▶ Task to complete
Beneath this task are records; state how many of their lines hold the word "irregular", and nothing else.

▶ The records
※

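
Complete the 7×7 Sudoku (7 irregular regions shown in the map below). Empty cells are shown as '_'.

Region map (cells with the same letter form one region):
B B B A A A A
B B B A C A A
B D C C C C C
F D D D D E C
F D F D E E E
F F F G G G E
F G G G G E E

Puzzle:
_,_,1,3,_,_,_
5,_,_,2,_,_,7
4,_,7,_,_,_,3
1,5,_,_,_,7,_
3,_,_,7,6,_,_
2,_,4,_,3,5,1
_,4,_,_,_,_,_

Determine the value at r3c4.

r5c3 = 5: row 5 has {3,6,7}; col 3 has {1,4,7}; region has {1,2,3,4} → only 5 remains.
r6c4 = 6: row 6 has {1,2,3,4,5}; col 4 has {2,3,7}; region has {3,4,5} → only 6 remains.
r7c3 = 2: row 7 has {4}; col 3 has {1,4,5,7}; region has {3,4,5,6} → only 2 remains.
r7c4 = 1: row 7 has {2,4}; col 4 has {2,3,6,7}; region has {2,3,4,5,6} → only 1 remains.
r7c5 = 7: row 7 has {1,2,4}; col 5 has {3,6}; region has {1,2,3,4,5,6} → only 7 remains.
r7c6 = 3: row 7 has {1,2,4,7}; col 6 has {5,7}; region has {1,6,7} → only 3 remains.
r7c7 = 5: row 7 has {1,2,3,4,7}; col 7 has {1,3,7}; region has {1,3,6,7} → only 5 remains.
r3c4 = 5: row 3 has {3,4,7}; col 4 has {1,2,3,6,7}; region has {3,7} → only 5 remains.

5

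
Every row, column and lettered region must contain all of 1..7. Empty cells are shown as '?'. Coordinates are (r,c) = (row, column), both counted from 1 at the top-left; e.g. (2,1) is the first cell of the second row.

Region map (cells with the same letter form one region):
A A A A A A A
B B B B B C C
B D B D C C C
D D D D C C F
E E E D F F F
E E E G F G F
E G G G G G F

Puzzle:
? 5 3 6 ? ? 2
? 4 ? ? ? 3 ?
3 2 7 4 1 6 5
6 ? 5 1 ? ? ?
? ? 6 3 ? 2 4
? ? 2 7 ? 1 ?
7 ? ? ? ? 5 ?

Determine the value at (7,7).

1

(2,3) = 1 (sole candidate).
(2,7) = 7 (sole candidate).
(4,2) = 7 (sole candidate).
(4,6) = 4 (sole candidate).
(4,7) = 3 (sole candidate).
(5,2) = 1 (sole candidate).
(6,2) = 3 (sole candidate).
(6,7) = 6 (sole candidate).
(7,2) = 6 (sole candidate).
(7,3) = 4 (sole candidate).
(7,4) = 2 (sole candidate).
(7,5) = 3 (sole candidate).
(7,7) = 1: row 7 has {2,3,4,5,6,7}; col 7 has {2,3,4,5,6,7}; region has {2,3,4,6} → only 1 remains.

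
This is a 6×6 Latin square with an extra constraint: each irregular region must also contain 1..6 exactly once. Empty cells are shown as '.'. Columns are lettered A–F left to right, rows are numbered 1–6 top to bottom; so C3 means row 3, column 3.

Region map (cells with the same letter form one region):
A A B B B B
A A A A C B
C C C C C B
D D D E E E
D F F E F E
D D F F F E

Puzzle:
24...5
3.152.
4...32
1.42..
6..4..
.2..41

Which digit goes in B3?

B2 = 6: row 2 has {1,2,3,5}; col 2 has {2,4}; region has {1,2,3,4,5} → only 6 remains.
F2 = 4: row 2 has {1,2,3,5,6}; col 6 has {1,2,5}; region has {2,5} → only 4 remains.
F5 = 3: row 5 has {4,6}; col 6 has {1,2,4,5}; region has {1,2,4} → only 3 remains.
A6 = 5: row 6 has {1,2,4}; col 1 has {1,2,3,4,6}; region has {1,2,4,6} → only 5 remains.
B4 = 3: row 4 has {1,2,4}; col 2 has {2,4,6}; region has {1,2,4,5,6} → only 3 remains.
F4 = 6: row 4 has {1,2,3,4}; col 6 has {1,2,3,4,5}; region has {1,2,3,4} → only 6 remains.
E4 = 5: row 4 has {1,2,3,4,6}; col 5 has {2,3,4}; region has {1,2,3,4,6} → only 5 remains.
E5 = 1: row 5 has {3,4,6}; col 5 has {2,3,4,5}; region has {4} → only 1 remains.
E1 = 6: row 1 has {2,4,5}; col 5 has {1,2,3,4,5}; region has {2,4,5} → only 6 remains.
B5 = 5: row 5 has {1,3,4,6}; col 2 has {2,3,4,6}; region has {1,4} → only 5 remains.
C5 = 2: row 5 has {1,3,4,5,6}; col 3 has {1,4}; region has {1,4,5} → only 2 remains.
C1 = 3: row 1 has {2,4,5,6}; col 3 has {1,2,4}; region has {2,4,5,6} → only 3 remains.
D1 = 1: row 1 has {2,3,4,5,6}; col 4 has {2,4,5}; region has {2,3,4,5,6} → only 1 remains.
B3 = 1: row 3 has {2,3,4}; col 2 has {2,3,4,5,6}; region has {2,3,4} → only 1 remains.

1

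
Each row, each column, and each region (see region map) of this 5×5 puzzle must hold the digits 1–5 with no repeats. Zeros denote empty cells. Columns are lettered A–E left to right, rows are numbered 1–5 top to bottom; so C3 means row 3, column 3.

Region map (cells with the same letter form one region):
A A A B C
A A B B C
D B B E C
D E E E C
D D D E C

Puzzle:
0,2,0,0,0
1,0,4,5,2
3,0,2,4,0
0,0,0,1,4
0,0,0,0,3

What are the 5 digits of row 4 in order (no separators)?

25314

D1 = 3: row 1 has {2}; col 4 has {1,4,5}; region has {2,4,5} → only 3 remains.
B2 = 3: row 2 has {1,2,4,5}; col 2 has {2}; region has {1,2} → only 3 remains.
B3 = 1: row 3 has {2,3,4}; col 2 has {2,3}; region has {2,3,4,5} → only 1 remains.
E3 = 5: row 3 has {1,2,3,4}; col 5 has {2,3,4}; region has {2,3,4} → only 5 remains.
B4 = 5: row 4 has {1,4}; col 2 has {1,2,3}; region has {1,4} → only 5 remains.
C4 = 3: row 4 has {1,4,5}; col 3 has {2,4}; region has {1,4,5} → only 3 remains.
B5 = 4: row 5 has {3}; col 2 has {1,2,3,5}; region has {3} → only 4 remains.
D5 = 2: row 5 has {3,4}; col 4 has {1,3,4,5}; region has {1,3,4,5} → only 2 remains.
C1 = 5: row 1 has {2,3}; col 3 has {2,3,4}; region has {1,2,3} → only 5 remains.
E1 = 1: row 1 has {2,3,5}; col 5 has {2,3,4,5}; region has {2,3,4,5} → only 1 remains.
A4 = 2: row 4 has {1,3,4,5}; col 1 has {1,3}; region has {3,4} → only 2 remains.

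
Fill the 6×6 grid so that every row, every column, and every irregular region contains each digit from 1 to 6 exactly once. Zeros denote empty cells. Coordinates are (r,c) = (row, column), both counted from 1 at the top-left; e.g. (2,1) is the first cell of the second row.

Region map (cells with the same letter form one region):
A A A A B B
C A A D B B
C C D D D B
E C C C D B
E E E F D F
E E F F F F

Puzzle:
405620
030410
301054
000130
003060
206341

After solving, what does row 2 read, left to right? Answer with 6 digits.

(1,2) = 1 (sole candidate).
(1,6) = 3 (sole candidate).
(2,3) = 2: row 2 has {1,3,4}; col 3 has {1,3,5,6}; region has {1,3,4,5,6} → only 2 remains.
(3,4) = 2 (sole candidate).
(4,3) = 4 (sole candidate).
(5,4) = 5 (sole candidate).
(5,6) = 2 (sole candidate).
(6,2) = 5 (sole candidate).
(3,2) = 6 (sole candidate).
(4,1) = 6 (sole candidate).
(4,2) = 2 (sole candidate).
(4,6) = 5 (sole candidate).
(5,1) = 1 (sole candidate).
(5,2) = 4 (sole candidate).
(2,1) = 5: row 2 has {1,2,3,4}; col 1 has {1,2,3,4,6}; region has {1,2,3,4,6} → only 5 remains.
(2,6) = 6: row 2 has {1,2,3,4,5}; col 6 has {1,2,3,4,5}; region has {1,2,3,4,5} → only 6 remains.

532416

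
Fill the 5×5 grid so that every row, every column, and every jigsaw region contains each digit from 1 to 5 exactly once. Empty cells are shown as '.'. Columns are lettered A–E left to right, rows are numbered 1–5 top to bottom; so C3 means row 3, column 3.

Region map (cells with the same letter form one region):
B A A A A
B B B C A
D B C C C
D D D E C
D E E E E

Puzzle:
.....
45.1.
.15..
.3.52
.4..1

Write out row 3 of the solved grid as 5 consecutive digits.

B1 = 2: row 1 has {}; col 2 has {1,3,4,5}; region has {} → only 2 remains.
E2 = 3: row 2 has {1,4,5}; col 5 has {1,2}; region has {2} → only 3 remains.
A3 = 2: row 3 has {1,5}; col 1 has {4}; region has {3} → only 2 remains.
E3 = 4: row 3 has {1,2,5}; col 5 has {1,2,3}; region has {1,2,5} → only 4 remains.
A4 = 1: row 4 has {2,3,5}; col 1 has {2,4}; region has {2,3} → only 1 remains.
C4 = 4: row 4 has {1,2,3,5}; col 3 has {5}; region has {1,2,3} → only 4 remains.
A5 = 5: row 5 has {1,4}; col 1 has {1,2,4}; region has {1,2,3,4} → only 5 remains.
A1 = 3: row 1 has {2}; col 1 has {1,2,4,5}; region has {1,4,5} → only 3 remains.
C1 = 1: row 1 has {2,3}; col 3 has {4,5}; region has {2,3} → only 1 remains.
D1 = 4: row 1 has {1,2,3}; col 4 has {1,5}; region has {1,2,3} → only 4 remains.
E1 = 5: row 1 has {1,2,3,4}; col 5 has {1,2,3,4}; region has {1,2,3,4} → only 5 remains.
C2 = 2: row 2 has {1,3,4,5}; col 3 has {1,4,5}; region has {1,3,4,5} → only 2 remains.
D3 = 3: row 3 has {1,2,4,5}; col 4 has {1,4,5}; region has {1,2,4,5} → only 3 remains.

21534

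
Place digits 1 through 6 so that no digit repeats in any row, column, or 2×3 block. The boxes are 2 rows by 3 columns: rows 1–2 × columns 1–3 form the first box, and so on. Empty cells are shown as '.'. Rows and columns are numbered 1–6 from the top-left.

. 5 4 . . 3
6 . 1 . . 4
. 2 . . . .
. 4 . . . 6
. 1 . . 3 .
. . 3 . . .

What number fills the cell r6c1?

r1c1 = 2 (sole candidate).
r2c2 = 3 (sole candidate).
r4c3 = 5 (sole candidate).
r6c2 = 6 (sole candidate).
r3c3 = 6 (sole candidate).
r5c3 = 2 (sole candidate).
r5c6 = 5 (sole candidate).
r3c6 = 1 (sole candidate).
r4c5 = 2 (sole candidate).
r5c1 = 4 (sole candidate).
r5c4 = 6 (sole candidate).
r6c1 = 5: row 6 has {3,6}; col 1 has {2,4,6}; box has {1,2,3,4,6} → only 5 remains.

5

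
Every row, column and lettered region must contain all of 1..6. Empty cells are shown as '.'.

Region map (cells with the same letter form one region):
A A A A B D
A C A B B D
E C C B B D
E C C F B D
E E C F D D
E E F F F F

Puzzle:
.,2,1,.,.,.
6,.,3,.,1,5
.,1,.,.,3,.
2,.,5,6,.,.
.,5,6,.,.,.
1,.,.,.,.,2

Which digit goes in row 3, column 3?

2

row 2, column 2 = 4 (sole candidate).
row 2, column 4 = 2 (sole candidate).
row 3, column 1 = 4 (sole candidate).
row 3, column 3 = 2: row 3 has {1,3,4}; col 3 has {1,3,5,6}; region has {1,4,5,6} → only 2 remains.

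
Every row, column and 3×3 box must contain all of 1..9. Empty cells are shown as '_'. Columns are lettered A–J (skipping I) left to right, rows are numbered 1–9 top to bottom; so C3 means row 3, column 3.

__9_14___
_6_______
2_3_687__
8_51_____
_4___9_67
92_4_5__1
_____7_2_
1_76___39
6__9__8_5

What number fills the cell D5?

D3 = 5 (sole candidate).
J3 = 4 (sole candidate).
A5 = 3 (sole candidate).
C5 = 1 (sole candidate).
C6 = 6 (sole candidate).
G6 = 3 (sole candidate).
H6 = 8 (sole candidate).
J7 = 6 (sole candidate).
F8 = 2 (sole candidate).
G8 = 4 (sole candidate).
B9 = 3 (sole candidate).
E9 = 4 (sole candidate).
F9 = 1 (sole candidate).
H9 = 7 (sole candidate).
H1 = 5 (sole candidate).
F2 = 3 (sole candidate).
B3 = 1 (sole candidate).
H3 = 9 (sole candidate).
B4 = 7 (sole candidate).
F4 = 6 (sole candidate).
H4 = 4 (sole candidate).
J4 = 2 (sole candidate).
G5 = 5 (sole candidate).
E6 = 7 (sole candidate).
G7 = 1 (sole candidate).
C9 = 2 (sole candidate).
A1 = 7 (sole candidate).
B1 = 8 (sole candidate).
D1 = 2 (sole candidate).
G1 = 6 (sole candidate).
J1 = 3 (sole candidate).
C2 = 4 (sole candidate).
D2 = 7 (sole candidate).
E2 = 9 (sole candidate).
G2 = 2 (sole candidate).
H2 = 1 (sole candidate).
J2 = 8 (sole candidate).
E4 = 3 (sole candidate).
G4 = 9 (sole candidate).
D5 = 8: row 5 has {1,3,4,5,6,7,9}; col 4 has {1,2,4,5,6,7,9}; box has {1,3,4,5,6,7,9} → only 8 remains.

8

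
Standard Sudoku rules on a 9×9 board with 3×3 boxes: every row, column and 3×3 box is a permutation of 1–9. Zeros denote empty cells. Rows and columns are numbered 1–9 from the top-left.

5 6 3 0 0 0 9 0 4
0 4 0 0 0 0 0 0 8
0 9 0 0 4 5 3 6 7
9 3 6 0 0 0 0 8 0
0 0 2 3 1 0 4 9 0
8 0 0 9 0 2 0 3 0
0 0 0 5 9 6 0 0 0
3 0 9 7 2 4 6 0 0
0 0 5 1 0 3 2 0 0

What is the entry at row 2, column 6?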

※

▶ Solution for this problem
3